**About this task**:
The whole of the data is to be reproduced exactly.

**Source data**:
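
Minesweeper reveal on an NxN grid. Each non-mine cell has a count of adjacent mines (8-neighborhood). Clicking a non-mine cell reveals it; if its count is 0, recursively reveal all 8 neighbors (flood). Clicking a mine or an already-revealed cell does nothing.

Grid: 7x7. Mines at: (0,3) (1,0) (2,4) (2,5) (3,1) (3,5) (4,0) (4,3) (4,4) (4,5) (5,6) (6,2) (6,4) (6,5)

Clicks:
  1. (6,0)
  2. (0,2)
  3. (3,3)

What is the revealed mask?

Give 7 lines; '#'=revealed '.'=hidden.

Click 1 (6,0) count=0: revealed 4 new [(5,0) (5,1) (6,0) (6,1)] -> total=4
Click 2 (0,2) count=1: revealed 1 new [(0,2)] -> total=5
Click 3 (3,3) count=3: revealed 1 new [(3,3)] -> total=6

Answer: ..#....
.......
.......
...#...
.......
##.....
##.....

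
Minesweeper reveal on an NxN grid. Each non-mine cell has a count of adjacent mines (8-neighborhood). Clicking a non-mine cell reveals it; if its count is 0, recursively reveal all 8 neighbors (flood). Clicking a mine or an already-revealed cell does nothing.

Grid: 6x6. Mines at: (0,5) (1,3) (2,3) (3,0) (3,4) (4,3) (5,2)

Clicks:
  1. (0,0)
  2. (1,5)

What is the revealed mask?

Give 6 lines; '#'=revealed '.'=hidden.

Click 1 (0,0) count=0: revealed 9 new [(0,0) (0,1) (0,2) (1,0) (1,1) (1,2) (2,0) (2,1) (2,2)] -> total=9
Click 2 (1,5) count=1: revealed 1 new [(1,5)] -> total=10

Answer: ###...
###..#
###...
......
......
......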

**Task response**:
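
Minesweeper reveal on an NxN grid. Each non-mine cell has a count of adjacent mines (8-neighborhood). Clicking a non-mine cell reveals it; if its count is 0, recursively reveal all 8 neighbors (flood). Clicking a mine or an already-revealed cell does nothing.

Grid: 7x7. Mines at: (0,3) (1,0) (2,4) (2,5) (3,1) (3,5) (4,0) (4,3) (4,4) (4,5) (5,6) (6,2) (6,4) (6,5)

Clicks:
  1. (6,0)
  2. (0,2)
  3. (3,3)

What is the revealed mask?

Give 7 lines; '#'=revealed '.'=hidden.

Click 1 (6,0) count=0: revealed 4 new [(5,0) (5,1) (6,0) (6,1)] -> total=4
Click 2 (0,2) count=1: revealed 1 new [(0,2)] -> total=5
Click 3 (3,3) count=3: revealed 1 new [(3,3)] -> total=6

Answer: ..#....
.......
.......
...#...
.......
##.....
##.....

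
Minesweeper reveal on an NxN grid. Each non-mine cell has a count of adjacent mines (8-neighborhood). Clicking a non-mine cell reveals it; if its count is 0, recursively reveal all 8 neighbors (flood). Clicking a mine or an already-revealed cell does nothing.

Grid: 6x6. Mines at: (0,5) (1,3) (2,3) (3,0) (3,4) (4,3) (5,2)

Clicks:
  1. (0,0)
  2. (1,5)

What is the revealed mask?

Give 6 lines; '#'=revealed '.'=hidden.

Click 1 (0,0) count=0: revealed 9 new [(0,0) (0,1) (0,2) (1,0) (1,1) (1,2) (2,0) (2,1) (2,2)] -> total=9
Click 2 (1,5) count=1: revealed 1 new [(1,5)] -> total=10

Answer: ###...
###..#
###...
......
......
......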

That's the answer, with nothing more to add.